Work required
Scan the lines below for "Answer" and copy the matches.

--- Input material ---

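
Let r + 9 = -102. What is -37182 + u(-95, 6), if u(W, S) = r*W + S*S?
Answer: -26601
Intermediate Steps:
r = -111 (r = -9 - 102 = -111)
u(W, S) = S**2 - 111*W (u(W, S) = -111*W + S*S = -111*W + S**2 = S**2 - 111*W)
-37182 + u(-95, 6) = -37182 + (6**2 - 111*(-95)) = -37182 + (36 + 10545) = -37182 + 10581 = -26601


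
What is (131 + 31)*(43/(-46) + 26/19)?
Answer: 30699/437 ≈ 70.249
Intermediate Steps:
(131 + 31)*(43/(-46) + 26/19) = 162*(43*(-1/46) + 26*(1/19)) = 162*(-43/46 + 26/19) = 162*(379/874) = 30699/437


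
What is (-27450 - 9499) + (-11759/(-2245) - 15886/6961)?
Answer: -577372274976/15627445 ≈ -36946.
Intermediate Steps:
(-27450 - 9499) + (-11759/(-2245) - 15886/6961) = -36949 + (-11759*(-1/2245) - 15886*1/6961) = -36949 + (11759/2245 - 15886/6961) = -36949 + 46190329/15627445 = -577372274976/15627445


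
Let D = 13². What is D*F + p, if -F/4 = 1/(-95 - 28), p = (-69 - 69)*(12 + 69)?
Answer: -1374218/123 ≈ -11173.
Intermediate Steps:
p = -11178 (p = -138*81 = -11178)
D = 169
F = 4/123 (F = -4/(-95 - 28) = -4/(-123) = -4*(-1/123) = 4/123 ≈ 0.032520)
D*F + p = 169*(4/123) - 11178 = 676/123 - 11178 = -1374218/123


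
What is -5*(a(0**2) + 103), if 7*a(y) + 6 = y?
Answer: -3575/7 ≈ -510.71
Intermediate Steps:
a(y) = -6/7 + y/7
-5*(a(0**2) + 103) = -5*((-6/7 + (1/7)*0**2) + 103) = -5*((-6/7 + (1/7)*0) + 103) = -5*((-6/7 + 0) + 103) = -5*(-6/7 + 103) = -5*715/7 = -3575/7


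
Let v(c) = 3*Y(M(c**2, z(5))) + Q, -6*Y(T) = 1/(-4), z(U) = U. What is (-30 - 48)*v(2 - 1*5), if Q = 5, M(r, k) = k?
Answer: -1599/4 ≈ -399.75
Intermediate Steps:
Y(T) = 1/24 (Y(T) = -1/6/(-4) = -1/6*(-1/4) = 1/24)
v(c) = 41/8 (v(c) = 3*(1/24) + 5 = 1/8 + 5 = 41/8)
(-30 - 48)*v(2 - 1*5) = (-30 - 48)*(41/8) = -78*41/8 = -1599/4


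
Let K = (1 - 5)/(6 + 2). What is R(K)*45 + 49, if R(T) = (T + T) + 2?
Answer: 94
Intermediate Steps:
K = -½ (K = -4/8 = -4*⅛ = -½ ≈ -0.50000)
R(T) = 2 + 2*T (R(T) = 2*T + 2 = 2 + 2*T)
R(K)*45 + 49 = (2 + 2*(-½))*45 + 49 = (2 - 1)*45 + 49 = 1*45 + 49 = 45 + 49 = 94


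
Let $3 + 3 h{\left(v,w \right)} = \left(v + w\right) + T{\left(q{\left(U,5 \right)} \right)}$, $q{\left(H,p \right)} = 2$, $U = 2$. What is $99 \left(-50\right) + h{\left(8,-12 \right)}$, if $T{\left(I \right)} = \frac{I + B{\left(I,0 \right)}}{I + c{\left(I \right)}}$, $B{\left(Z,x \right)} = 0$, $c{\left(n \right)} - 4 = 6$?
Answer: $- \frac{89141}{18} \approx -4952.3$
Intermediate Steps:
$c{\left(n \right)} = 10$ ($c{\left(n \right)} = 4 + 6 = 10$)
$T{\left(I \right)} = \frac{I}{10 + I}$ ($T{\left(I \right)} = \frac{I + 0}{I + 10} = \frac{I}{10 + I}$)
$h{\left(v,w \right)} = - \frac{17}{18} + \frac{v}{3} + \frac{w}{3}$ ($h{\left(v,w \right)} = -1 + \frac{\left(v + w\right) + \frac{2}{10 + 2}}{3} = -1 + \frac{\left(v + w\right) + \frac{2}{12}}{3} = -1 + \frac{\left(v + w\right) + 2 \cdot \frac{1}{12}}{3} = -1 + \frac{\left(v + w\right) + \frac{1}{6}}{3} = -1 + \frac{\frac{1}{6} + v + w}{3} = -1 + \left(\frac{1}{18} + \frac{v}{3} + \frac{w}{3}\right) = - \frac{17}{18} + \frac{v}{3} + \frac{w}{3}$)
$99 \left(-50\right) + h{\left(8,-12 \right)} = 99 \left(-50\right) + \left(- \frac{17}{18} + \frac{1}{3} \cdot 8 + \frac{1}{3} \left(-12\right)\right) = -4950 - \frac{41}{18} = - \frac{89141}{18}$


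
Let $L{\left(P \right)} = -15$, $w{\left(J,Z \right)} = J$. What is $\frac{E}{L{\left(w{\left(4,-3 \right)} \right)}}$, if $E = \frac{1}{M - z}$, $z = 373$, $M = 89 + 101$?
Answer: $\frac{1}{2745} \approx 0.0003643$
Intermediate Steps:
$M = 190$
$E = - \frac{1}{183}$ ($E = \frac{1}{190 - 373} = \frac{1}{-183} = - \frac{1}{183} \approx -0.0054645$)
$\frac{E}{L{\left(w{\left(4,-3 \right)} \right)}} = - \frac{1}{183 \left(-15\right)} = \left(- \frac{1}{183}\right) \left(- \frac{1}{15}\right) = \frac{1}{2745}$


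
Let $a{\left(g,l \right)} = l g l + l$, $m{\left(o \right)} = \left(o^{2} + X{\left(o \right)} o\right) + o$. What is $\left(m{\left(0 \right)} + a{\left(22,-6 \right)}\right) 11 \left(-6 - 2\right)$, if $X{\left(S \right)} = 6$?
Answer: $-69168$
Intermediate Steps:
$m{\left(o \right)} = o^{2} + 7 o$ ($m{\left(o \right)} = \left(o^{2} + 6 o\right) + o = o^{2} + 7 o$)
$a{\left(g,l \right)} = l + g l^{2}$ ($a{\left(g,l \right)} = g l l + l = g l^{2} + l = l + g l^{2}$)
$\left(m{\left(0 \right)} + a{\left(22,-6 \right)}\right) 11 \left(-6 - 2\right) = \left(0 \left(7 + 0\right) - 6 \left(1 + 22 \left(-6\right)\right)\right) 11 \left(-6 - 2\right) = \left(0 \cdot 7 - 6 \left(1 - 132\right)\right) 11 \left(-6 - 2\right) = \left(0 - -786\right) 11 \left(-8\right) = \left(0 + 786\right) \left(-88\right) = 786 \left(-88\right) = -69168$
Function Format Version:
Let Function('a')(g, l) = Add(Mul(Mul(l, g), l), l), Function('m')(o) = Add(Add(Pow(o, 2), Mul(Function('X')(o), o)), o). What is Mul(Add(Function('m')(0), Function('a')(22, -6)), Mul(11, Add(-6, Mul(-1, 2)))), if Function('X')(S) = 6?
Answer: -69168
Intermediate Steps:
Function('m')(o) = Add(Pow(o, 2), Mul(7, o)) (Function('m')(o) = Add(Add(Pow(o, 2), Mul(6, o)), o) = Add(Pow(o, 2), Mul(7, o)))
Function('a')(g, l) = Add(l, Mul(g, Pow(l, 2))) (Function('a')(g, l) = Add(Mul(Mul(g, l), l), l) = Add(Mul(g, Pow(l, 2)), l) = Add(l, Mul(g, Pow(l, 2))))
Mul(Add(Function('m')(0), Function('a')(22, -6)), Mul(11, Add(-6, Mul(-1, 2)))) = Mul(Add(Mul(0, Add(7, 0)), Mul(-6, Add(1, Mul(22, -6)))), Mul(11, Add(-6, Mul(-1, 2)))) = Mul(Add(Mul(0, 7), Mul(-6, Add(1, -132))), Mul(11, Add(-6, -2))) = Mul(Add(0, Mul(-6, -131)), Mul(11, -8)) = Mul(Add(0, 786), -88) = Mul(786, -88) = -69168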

---

Response area
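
Answer: -26601
Answer: 30699/437 ≈ 70.249
Answer: -577372274976/15627445 ≈ -36946.
Answer: -1374218/123 ≈ -11173.
Answer: -3575/7 ≈ -510.71
Answer: -1599/4 ≈ -399.75
Answer: 94
Answer: $- \frac{89141}{18} \approx -4952.3$
Answer: $\frac{1}{2745} \approx 0.0003643$
Answer: $-69168$
Answer: -69168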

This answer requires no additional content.